Action item —
Of the entries below, return exactly those lines that fall between the one containing "What is a(11)*K, if" and the one containing "Answer: -29784", the two end lines included.

Input for this task: Begin

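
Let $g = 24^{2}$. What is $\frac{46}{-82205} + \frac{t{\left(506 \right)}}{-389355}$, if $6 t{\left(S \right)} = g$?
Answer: $- \frac{1720134}{2133795185} \approx -0.00080614$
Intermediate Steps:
$g = 576$
$t{\left(S \right)} = 96$ ($t{\left(S \right)} = \frac{1}{6} \cdot 576 = 96$)
$\frac{46}{-82205} + \frac{t{\left(506 \right)}}{-389355} = \frac{46}{-82205} + \frac{96}{-389355} = 46 \left(- \frac{1}{82205}\right) + 96 \left(- \frac{1}{389355}\right) = - \frac{46}{82205} - \frac{32}{129785} = - \frac{1720134}{2133795185}$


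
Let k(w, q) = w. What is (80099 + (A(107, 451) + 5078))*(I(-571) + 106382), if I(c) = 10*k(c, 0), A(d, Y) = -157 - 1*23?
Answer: 8556817984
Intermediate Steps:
A(d, Y) = -180 (A(d, Y) = -157 - 23 = -180)
I(c) = 10*c
(80099 + (A(107, 451) + 5078))*(I(-571) + 106382) = (80099 + (-180 + 5078))*(10*(-571) + 106382) = (80099 + 4898)*(-5710 + 106382) = 84997*100672 = 8556817984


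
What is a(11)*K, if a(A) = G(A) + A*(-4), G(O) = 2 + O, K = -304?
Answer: 9424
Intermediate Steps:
a(A) = 2 - 3*A (a(A) = (2 + A) + A*(-4) = (2 + A) - 4*A = 2 - 3*A)
a(11)*K = (2 - 3*11)*(-304) = (2 - 33)*(-304) = -31*(-304) = 9424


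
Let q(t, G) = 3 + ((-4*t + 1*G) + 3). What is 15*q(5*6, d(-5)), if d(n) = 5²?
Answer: -1335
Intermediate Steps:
d(n) = 25
q(t, G) = 6 + G - 4*t (q(t, G) = 3 + ((-4*t + G) + 3) = 3 + ((G - 4*t) + 3) = 3 + (3 + G - 4*t) = 6 + G - 4*t)
15*q(5*6, d(-5)) = 15*(6 + 25 - 20*6) = 15*(6 + 25 - 4*30) = 15*(6 + 25 - 120) = 15*(-89) = -1335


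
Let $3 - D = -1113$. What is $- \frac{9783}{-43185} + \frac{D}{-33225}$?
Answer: $\frac{6152127}{31884925} \approx 0.19295$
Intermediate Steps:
$D = 1116$ ($D = 3 - -1113 = 3 + 1113 = 1116$)
$- \frac{9783}{-43185} + \frac{D}{-33225} = - \frac{9783}{-43185} + \frac{1116}{-33225} = \left(-9783\right) \left(- \frac{1}{43185}\right) + 1116 \left(- \frac{1}{33225}\right) = \frac{3261}{14395} - \frac{372}{11075} = \frac{6152127}{31884925}$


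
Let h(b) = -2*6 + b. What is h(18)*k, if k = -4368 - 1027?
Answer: -32370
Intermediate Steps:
k = -5395
h(b) = -12 + b
h(18)*k = (-12 + 18)*(-5395) = 6*(-5395) = -32370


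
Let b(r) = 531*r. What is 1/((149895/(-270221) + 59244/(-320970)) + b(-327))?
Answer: -14455472395/2510015547045794 ≈ -5.7591e-6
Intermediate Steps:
1/((149895/(-270221) + 59244/(-320970)) + b(-327)) = 1/((149895/(-270221) + 59244/(-320970)) + 531*(-327)) = 1/((149895*(-1/270221) + 59244*(-1/320970)) - 173637) = 1/((-149895/270221 - 9874/53495) - 173637) = 1/(-10686795179/14455472395 - 173637) = 1/(-2510015547045794/14455472395) = -14455472395/2510015547045794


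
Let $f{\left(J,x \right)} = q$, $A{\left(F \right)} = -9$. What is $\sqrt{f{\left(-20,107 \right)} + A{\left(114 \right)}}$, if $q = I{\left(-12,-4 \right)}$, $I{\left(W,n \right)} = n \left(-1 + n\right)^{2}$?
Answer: $i \sqrt{109} \approx 10.44 i$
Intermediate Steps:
$q = -100$ ($q = - 4 \left(-1 - 4\right)^{2} = - 4 \left(-5\right)^{2} = \left(-4\right) 25 = -100$)
$f{\left(J,x \right)} = -100$
$\sqrt{f{\left(-20,107 \right)} + A{\left(114 \right)}} = \sqrt{-100 - 9} = \sqrt{-109} = i \sqrt{109}$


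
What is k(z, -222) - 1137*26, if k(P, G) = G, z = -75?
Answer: -29784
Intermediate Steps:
k(z, -222) - 1137*26 = -222 - 1137*26 = -222 - 1*29562 = -222 - 29562 = -29784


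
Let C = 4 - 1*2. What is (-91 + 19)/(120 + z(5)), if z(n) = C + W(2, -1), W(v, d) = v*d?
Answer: -⅗ ≈ -0.60000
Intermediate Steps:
W(v, d) = d*v
C = 2 (C = 4 - 2 = 2)
z(n) = 0 (z(n) = 2 - 1*2 = 2 - 2 = 0)
(-91 + 19)/(120 + z(5)) = (-91 + 19)/(120 + 0) = -72/120 = (1/120)*(-72) = -⅗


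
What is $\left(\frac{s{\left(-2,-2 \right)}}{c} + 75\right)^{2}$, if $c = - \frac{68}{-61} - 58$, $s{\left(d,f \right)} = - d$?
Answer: $\frac{16916644096}{3010225} \approx 5619.7$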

Input for this task: End

Exercise answer —
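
What is a(11)*K, if a(A) = G(A) + A*(-4), G(O) = 2 + O, K = -304?
Answer: 9424
Intermediate Steps:
a(A) = 2 - 3*A (a(A) = (2 + A) + A*(-4) = (2 + A) - 4*A = 2 - 3*A)
a(11)*K = (2 - 3*11)*(-304) = (2 - 33)*(-304) = -31*(-304) = 9424


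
Let q(t, G) = 3 + ((-4*t + 1*G) + 3). What is 15*q(5*6, d(-5)), if d(n) = 5²?
Answer: -1335
Intermediate Steps:
d(n) = 25
q(t, G) = 6 + G - 4*t (q(t, G) = 3 + ((-4*t + G) + 3) = 3 + ((G - 4*t) + 3) = 3 + (3 + G - 4*t) = 6 + G - 4*t)
15*q(5*6, d(-5)) = 15*(6 + 25 - 20*6) = 15*(6 + 25 - 4*30) = 15*(6 + 25 - 120) = 15*(-89) = -1335


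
Let $3 - D = -1113$. What is $- \frac{9783}{-43185} + \frac{D}{-33225}$?
Answer: $\frac{6152127}{31884925} \approx 0.19295$
Intermediate Steps:
$D = 1116$ ($D = 3 - -1113 = 3 + 1113 = 1116$)
$- \frac{9783}{-43185} + \frac{D}{-33225} = - \frac{9783}{-43185} + \frac{1116}{-33225} = \left(-9783\right) \left(- \frac{1}{43185}\right) + 1116 \left(- \frac{1}{33225}\right) = \frac{3261}{14395} - \frac{372}{11075} = \frac{6152127}{31884925}$


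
Let h(b) = -2*6 + b. What is h(18)*k, if k = -4368 - 1027?
Answer: -32370
Intermediate Steps:
k = -5395
h(b) = -12 + b
h(18)*k = (-12 + 18)*(-5395) = 6*(-5395) = -32370


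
Let b(r) = 531*r. What is 1/((149895/(-270221) + 59244/(-320970)) + b(-327))?
Answer: -14455472395/2510015547045794 ≈ -5.7591e-6
Intermediate Steps:
1/((149895/(-270221) + 59244/(-320970)) + b(-327)) = 1/((149895/(-270221) + 59244/(-320970)) + 531*(-327)) = 1/((149895*(-1/270221) + 59244*(-1/320970)) - 173637) = 1/((-149895/270221 - 9874/53495) - 173637) = 1/(-10686795179/14455472395 - 173637) = 1/(-2510015547045794/14455472395) = -14455472395/2510015547045794


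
Let $f{\left(J,x \right)} = q$, $A{\left(F \right)} = -9$. What is $\sqrt{f{\left(-20,107 \right)} + A{\left(114 \right)}}$, if $q = I{\left(-12,-4 \right)}$, $I{\left(W,n \right)} = n \left(-1 + n\right)^{2}$?
Answer: $i \sqrt{109} \approx 10.44 i$
Intermediate Steps:
$q = -100$ ($q = - 4 \left(-1 - 4\right)^{2} = - 4 \left(-5\right)^{2} = \left(-4\right) 25 = -100$)
$f{\left(J,x \right)} = -100$
$\sqrt{f{\left(-20,107 \right)} + A{\left(114 \right)}} = \sqrt{-100 - 9} = \sqrt{-109} = i \sqrt{109}$


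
What is k(z, -222) - 1137*26, if k(P, G) = G, z = -75?
Answer: -29784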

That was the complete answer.